## Assigned task
Starting with the line that contains "VMs with sizes", set down each line through the end of the entries below, exactly and with nothing added.

**********

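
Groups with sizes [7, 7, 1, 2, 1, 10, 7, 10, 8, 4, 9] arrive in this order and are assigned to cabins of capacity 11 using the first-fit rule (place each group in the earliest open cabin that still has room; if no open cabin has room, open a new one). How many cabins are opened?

7

  7 → cabin 1 (new)  [load 7/11]
  7 → cabin 2 (new)  [load 7/11]
  1 → cabin 1  [load 8/11]
  2 → cabin 1  [load 10/11]
  1 → cabin 1  [load 11/11]
  10 → cabin 3 (new)  [load 10/11]
  7 → cabin 4 (new)  [load 7/11]
  10 → cabin 5 (new)  [load 10/11]
  8 → cabin 6 (new)  [load 8/11]
  4 → cabin 2  [load 11/11]
  9 → cabin 7 (new)  [load 9/11]
7 cabins opened.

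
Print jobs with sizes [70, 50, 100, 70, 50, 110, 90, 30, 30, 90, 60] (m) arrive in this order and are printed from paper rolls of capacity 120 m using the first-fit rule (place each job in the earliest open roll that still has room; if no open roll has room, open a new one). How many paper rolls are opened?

  70 → roll 1 (new)  [load 70/120]
  50 → roll 1  [load 120/120]
  100 → roll 2 (new)  [load 100/120]
  70 → roll 3 (new)  [load 70/120]
  50 → roll 3  [load 120/120]
  110 → roll 4 (new)  [load 110/120]
  90 → roll 5 (new)  [load 90/120]
  30 → roll 5  [load 120/120]
  30 → roll 6 (new)  [load 30/120]
  90 → roll 6  [load 120/120]
  60 → roll 7 (new)  [load 60/120]
7 paper rolls opened.

7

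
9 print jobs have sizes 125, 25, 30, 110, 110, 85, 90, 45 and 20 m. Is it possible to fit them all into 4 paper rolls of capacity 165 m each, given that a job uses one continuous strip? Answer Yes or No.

No

Total = 640 m; ⌈640/165⌉ = 4.
5 print jobs each exceed half the capacity and cannot share a roll, forcing at least 5 paper rolls.
At least 5 paper rolls are required, but only 4 are allowed.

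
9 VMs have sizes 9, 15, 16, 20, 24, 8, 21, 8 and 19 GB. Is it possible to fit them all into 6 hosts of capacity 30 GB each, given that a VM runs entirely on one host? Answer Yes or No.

A valid assignment using 6 hosts:
  host 1: 24 = 24
  host 2: 21 + 9 = 30
  host 3: 20 + 8 = 28
  host 4: 19 + 8 = 27
  host 5: 16 = 16
  host 6: 15 = 15
Every load is within 30 GB, so 6 hosts suffice.

Yes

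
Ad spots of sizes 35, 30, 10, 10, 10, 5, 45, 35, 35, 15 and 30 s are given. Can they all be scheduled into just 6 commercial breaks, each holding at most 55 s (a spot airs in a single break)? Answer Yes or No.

Yes

A valid assignment using 6 commercial breaks:
  break 1: 45 + 10 = 55
  break 2: 35 + 15 + 5 = 55
  break 3: 35 + 10 + 10 = 55
  break 4: 35 = 35
  break 5: 30 = 30
  break 6: 30 = 30
Every load is within 55 s, so 6 commercial breaks suffice.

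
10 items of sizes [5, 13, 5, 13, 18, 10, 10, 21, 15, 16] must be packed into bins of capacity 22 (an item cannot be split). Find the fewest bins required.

Total = 21 + 18 + 16 + 15 + 13 + 13 + 10 + 10 + 5 + 5 = 126.
Lower bound: ⌈126/22⌉ = 6 bins.
A packing using 7 bins:
  bin 1: 21 = 21
  bin 2: 18 = 18
  bin 3: 16 + 5 = 21
  bin 4: 15 + 5 = 20
  bin 5: 13 = 13
  bin 6: 13 = 13
  bin 7: 10 + 10 = 20
No arrangement into 6 bins stays within capacity, so 7 is optimal.

7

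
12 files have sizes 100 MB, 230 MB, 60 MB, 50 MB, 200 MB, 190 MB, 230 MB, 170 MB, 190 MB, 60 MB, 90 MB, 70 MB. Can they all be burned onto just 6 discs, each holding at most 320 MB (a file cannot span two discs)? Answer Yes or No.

Yes

A valid assignment using 6 discs:
  disc 1: 230 + 90 = 320
  disc 2: 230 + 70 = 300
  disc 3: 200 + 100 = 300
  disc 4: 190 + 60 + 60 = 310
  disc 5: 190 + 50 = 240
  disc 6: 170 = 170
Every load is within 320 MB, so 6 discs suffice.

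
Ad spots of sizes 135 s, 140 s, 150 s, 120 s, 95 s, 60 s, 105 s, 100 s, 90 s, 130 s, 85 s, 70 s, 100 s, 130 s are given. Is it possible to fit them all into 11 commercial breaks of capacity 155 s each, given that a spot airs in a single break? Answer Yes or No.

No

Total = 1510 s; ⌈1510/155⌉ = 10.
12 ad spots each exceed half the capacity and cannot share a break, forcing at least 12 commercial breaks.
At least 12 commercial breaks are required, but only 11 are allowed.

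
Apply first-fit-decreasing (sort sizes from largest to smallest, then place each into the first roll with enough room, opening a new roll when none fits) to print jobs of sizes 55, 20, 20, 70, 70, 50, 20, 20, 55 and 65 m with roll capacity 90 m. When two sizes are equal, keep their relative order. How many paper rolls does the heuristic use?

Sorted descending: 70, 70, 65, 55, 55, 50, 20, 20, 20, 20.
  70 → roll 1 (new)  [load 70/90]
  70 → roll 2 (new)  [load 70/90]
  65 → roll 3 (new)  [load 65/90]
  55 → roll 4 (new)  [load 55/90]
  55 → roll 5 (new)  [load 55/90]
  50 → roll 6 (new)  [load 50/90]
  20 → roll 1  [load 90/90]
  20 → roll 2  [load 90/90]
  20 → roll 3  [load 85/90]
  20 → roll 4  [load 75/90]
6 paper rolls opened.

6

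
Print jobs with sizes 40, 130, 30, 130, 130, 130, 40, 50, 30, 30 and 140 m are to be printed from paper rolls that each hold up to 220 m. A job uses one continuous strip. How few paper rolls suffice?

5

Total = 140 + 130 + 130 + 130 + 130 + 50 + 40 + 40 + 30 + 30 + 30 = 880 m.
Lower bound: ⌈880/220⌉ = 4 paper rolls.
Also, 5 print jobs each exceed 110 m, and no two of those can share a roll, so at least 5 paper rolls are needed.
A packing using 5 paper rolls:
  roll 1: 140 + 50 + 30 = 220
  roll 2: 130 + 40 + 40 = 210
  roll 3: 130 + 30 + 30 = 190
  roll 4: 130 = 130
  roll 5: 130 = 130
This matches the lower bound, so 5 is optimal.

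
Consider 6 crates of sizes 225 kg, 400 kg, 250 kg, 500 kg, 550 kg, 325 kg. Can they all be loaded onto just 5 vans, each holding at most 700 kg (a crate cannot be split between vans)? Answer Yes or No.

A valid assignment using 4 vans:
  van 1: 550 = 550
  van 2: 500 = 500
  van 3: 400 + 250 = 650
  van 4: 325 + 225 = 550
That uses only 4 ≤ 5, so 5 vans are enough.

Yes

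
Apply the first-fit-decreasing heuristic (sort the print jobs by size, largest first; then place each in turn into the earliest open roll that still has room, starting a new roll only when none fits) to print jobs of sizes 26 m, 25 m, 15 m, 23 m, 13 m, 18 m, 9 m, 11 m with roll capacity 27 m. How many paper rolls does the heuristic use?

Sorted descending: 26, 25, 23, 18, 15, 13, 11, 9.
  26 → roll 1 (new)  [load 26/27]
  25 → roll 2 (new)  [load 25/27]
  23 → roll 3 (new)  [load 23/27]
  18 → roll 4 (new)  [load 18/27]
  15 → roll 5 (new)  [load 15/27]
  13 → roll 6 (new)  [load 13/27]
  11 → roll 5  [load 26/27]
  9 → roll 4  [load 27/27]
6 paper rolls opened.

6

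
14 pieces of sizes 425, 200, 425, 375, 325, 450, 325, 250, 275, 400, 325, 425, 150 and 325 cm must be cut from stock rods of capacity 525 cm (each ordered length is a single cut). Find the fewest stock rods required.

Total = 450 + 425 + 425 + 425 + 400 + 375 + 325 + 325 + 325 + 325 + 275 + 250 + 200 + 150 = 4675 cm.
Lower bound: ⌈4675/525⌉ = 9 stock rods.
Also, 11 pieces each exceed 525/2 cm, and no two of those can share a stock rod, so at least 11 stock rods are needed.
A packing using 11 stock rods:
  stock rod 1: 450 = 450
  stock rod 2: 425 = 425
  stock rod 3: 425 = 425
  stock rod 4: 425 = 425
  stock rod 5: 400 = 400
  stock rod 6: 375 + 150 = 525
  stock rod 7: 325 + 200 = 525
  stock rod 8: 325 = 325
  stock rod 9: 325 = 325
  stock rod 10: 325 = 325
  stock rod 11: 275 + 250 = 525
This matches the lower bound, so 11 is optimal.

11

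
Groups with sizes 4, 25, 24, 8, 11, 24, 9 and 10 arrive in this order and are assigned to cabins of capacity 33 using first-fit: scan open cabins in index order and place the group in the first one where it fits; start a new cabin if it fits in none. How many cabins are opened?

4

  4 → cabin 1 (new)  [load 4/33]
  25 → cabin 1  [load 29/33]
  24 → cabin 2 (new)  [load 24/33]
  8 → cabin 2  [load 32/33]
  11 → cabin 3 (new)  [load 11/33]
  24 → cabin 4 (new)  [load 24/33]
  9 → cabin 3  [load 20/33]
  10 → cabin 3  [load 30/33]
4 cabins opened.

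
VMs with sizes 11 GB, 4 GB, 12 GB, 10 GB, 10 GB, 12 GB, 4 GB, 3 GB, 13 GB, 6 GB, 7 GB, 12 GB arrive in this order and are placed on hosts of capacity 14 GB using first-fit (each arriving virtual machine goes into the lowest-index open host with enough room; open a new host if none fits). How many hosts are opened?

  11 → host 1 (new)  [load 11/14]
  4 → host 2 (new)  [load 4/14]
  12 → host 3 (new)  [load 12/14]
  10 → host 2  [load 14/14]
  10 → host 4 (new)  [load 10/14]
  12 → host 5 (new)  [load 12/14]
  4 → host 4  [load 14/14]
  3 → host 1  [load 14/14]
  13 → host 6 (new)  [load 13/14]
  6 → host 7 (new)  [load 6/14]
  7 → host 7  [load 13/14]
  12 → host 8 (new)  [load 12/14]
8 hosts opened.

8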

**********

## Reply to the task
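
VMs with sizes 11 GB, 4 GB, 12 GB, 10 GB, 10 GB, 12 GB, 4 GB, 3 GB, 13 GB, 6 GB, 7 GB, 12 GB arrive in this order and are placed on hosts of capacity 14 GB using first-fit (each arriving virtual machine goes into the lowest-index open host with enough room; open a new host if none fits). How many hosts are opened?

  11 → host 1 (new)  [load 11/14]
  4 → host 2 (new)  [load 4/14]
  12 → host 3 (new)  [load 12/14]
  10 → host 2  [load 14/14]
  10 → host 4 (new)  [load 10/14]
  12 → host 5 (new)  [load 12/14]
  4 → host 4  [load 14/14]
  3 → host 1  [load 14/14]
  13 → host 6 (new)  [load 13/14]
  6 → host 7 (new)  [load 6/14]
  7 → host 7  [load 13/14]
  12 → host 8 (new)  [load 12/14]
8 hosts opened.

8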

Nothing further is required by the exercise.